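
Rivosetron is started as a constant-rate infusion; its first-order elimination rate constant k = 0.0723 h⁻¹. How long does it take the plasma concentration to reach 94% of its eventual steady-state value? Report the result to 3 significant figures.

f = 1 − e^(−kt)  ⇒  t = −ln(1 − f) / k
t = −ln(1 − 0.94) / 0.07230 = 2.813 / 0.07230 ≈ 38.9 hours

38.9 hours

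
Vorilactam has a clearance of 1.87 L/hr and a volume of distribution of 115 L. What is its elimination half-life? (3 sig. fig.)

k = CL / V = 1.87 / 115 = 0.01626 hr⁻¹
t½ = ln 2 / k = ln 2 / 0.01626 ≈ 42.6 hours

42.6 hours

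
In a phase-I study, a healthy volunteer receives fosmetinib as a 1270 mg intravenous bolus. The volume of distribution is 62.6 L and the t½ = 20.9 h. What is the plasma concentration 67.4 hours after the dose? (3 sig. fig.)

C₀ = dose / V = 1270 / 62.6 = 20.29 mg/L
k = ln 2 / 20.9 = 0.03316 h⁻¹
C(t) = C₀ e^(−kt) = 20.29 × e^(−0.03316 × 67.4) = 20.29 × e^(−2.235) = 20.29 × 0.1070 ≈ 2.17 mg/L

2.17 mg/L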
.....
| TASK OBJECTIVE |
Restate the material word for word, leaving nothing out.

| OUTPUT OF THE TASK |
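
Rivosetron is started as a constant-rate infusion; its first-order elimination rate constant k = 0.0723 h⁻¹. How long does it take the plasma concentration to reach 94% of its eventual steady-state value? Report the result to 3 significant figures.

f = 1 − e^(−kt)  ⇒  t = −ln(1 − f) / k
t = −ln(1 − 0.94) / 0.07230 = 2.813 / 0.07230 ≈ 38.9 hours

38.9 hours

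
Vorilactam has a clearance of 1.87 L/hr and a volume of distribution of 115 L. What is its elimination half-life? (3 sig. fig.)

k = CL / V = 1.87 / 115 = 0.01626 hr⁻¹
t½ = ln 2 / k = ln 2 / 0.01626 ≈ 42.6 hours

42.6 hours

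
In a phase-I study, a healthy volunteer receives fosmetinib as a 1270 mg intravenous bolus. The volume of distribution is 62.6 L and the t½ = 20.9 h. What is the plasma concentration 67.4 hours after the dose? (3 sig. fig.)

C₀ = dose / V = 1270 / 62.6 = 20.29 mg/L
k = ln 2 / 20.9 = 0.03316 h⁻¹
C(t) = C₀ e^(−kt) = 20.29 × e^(−0.03316 × 67.4) = 20.29 × e^(−2.235) = 20.29 × 0.1070 ≈ 2.17 mg/L

2.17 mg/L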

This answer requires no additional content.